Task instructions →
Exactly the lines from the one containing "Total beat count: whole, whole, whole, whole." to the final line below should be output, and no others.

---------- Data under study ----------

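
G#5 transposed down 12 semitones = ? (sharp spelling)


Working:
G#5: chromatic position 8 in octave 5 → absolute = 5×12 + 8 = 68
Transpose down 12: 68 - 12 = 56
56 = 4×12 + 8 → G# in octave 4
Result = G#4


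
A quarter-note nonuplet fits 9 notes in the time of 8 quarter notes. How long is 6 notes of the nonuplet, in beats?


Step by step:
Nonuplet: 9 notes occupy the space of 8 quarter notes
Space = 8 × 1 = 8 beats
Each nonuplet note = 8 / 9 = 8/9 beats
6 notes = 6 × 8/9 = 16/3
= 16/3 beats


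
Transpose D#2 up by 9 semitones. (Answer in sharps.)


Solution.
D#2: chromatic position 3 in octave 2 → absolute = 2×12 + 3 = 27
Transpose up 9: 27 + 9 = 36
36 = 3×12 + 0 → C in octave 3
Result = C3


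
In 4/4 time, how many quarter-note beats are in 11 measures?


Step by step:
Time signature 4/4: the bottom number 4 means the quarter note gets one count
The top number 4 means 4 quarter-note beats per measure
Total = 4 × 11 measures
= 44 quarter-note beats


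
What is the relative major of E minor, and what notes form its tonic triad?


Working:
The relative major shares the key signature and is a minor 3rd above the minor tonic
A minor 3rd above E is G
→ relative major of E minor is G major
Tonic triad of G major = root + major 3rd + perfect 5th = G B D
= G major; triad = G B D


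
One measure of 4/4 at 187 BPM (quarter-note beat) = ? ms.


Quarter-note beat duration = 60000 / 187 ms
Beats per measure (4/4) = 4
One measure = 4 × 60000 / 187 = 240000 / 187 ms
= 1283.4 ms


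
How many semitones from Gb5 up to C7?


Working:
Absolute semitone position = octave×12 + chromatic position
Gb5: 5×12 + 6 = 66
C7: 7×12 + 0 = 84
Difference = 84 - 66 = 18
= 18 semitones


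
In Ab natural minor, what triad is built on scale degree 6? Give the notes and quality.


Step by step:
Ab natural minor scale: Ab Bb Cb Db Eb Fb Gb
Diatonic triad on degree 6 stacks scale notes 6, 1, 3: Fb Ab Cb
Fb→Ab = 4 semitones; Fb→Cb = 7 semitones → major triad
= Fb Ab Cb (major)


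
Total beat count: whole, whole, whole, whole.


Let's work it out.
Beat values:
  whole = 4 beats
  whole = 4 beats
  whole = 4 beats
  whole = 4 beats
Sum = 4 + 4 + 4 + 4
= 16 beats


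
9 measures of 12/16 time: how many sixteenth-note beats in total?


Time signature 12/16: the bottom number 16 means the sixteenth note gets one count
The top number 12 means 12 sixteenth-note beats per measure
Total = 12 × 9 measures
= 108 sixteenth-note beats


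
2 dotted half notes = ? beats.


Step by step:
Base half note = 2 beats
Dot 1 adds half the previous value: +1
One dotted half = 2 + 1 = 3
2 of them = 2 × 3 = 6
= 6 beats


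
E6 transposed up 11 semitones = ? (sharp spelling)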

----------

Exercise solution →
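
Total beat count: whole, whole, whole, whole.


Let's work it out.
Beat values:
  whole = 4 beats
  whole = 4 beats
  whole = 4 beats
  whole = 4 beats
Sum = 4 + 4 + 4 + 4
= 16 beats


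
9 measures of 12/16 time: how many sixteenth-note beats in total?


Time signature 12/16: the bottom number 16 means the sixteenth note gets one count
The top number 12 means 12 sixteenth-note beats per measure
Total = 12 × 9 measures
= 108 sixteenth-note beats


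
2 dotted half notes = ? beats.


Step by step:
Base half note = 2 beats
Dot 1 adds half the previous value: +1
One dotted half = 2 + 1 = 3
2 of them = 2 × 3 = 6
= 6 beats


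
E6 transposed up 11 semitones = ? (sharp spelling)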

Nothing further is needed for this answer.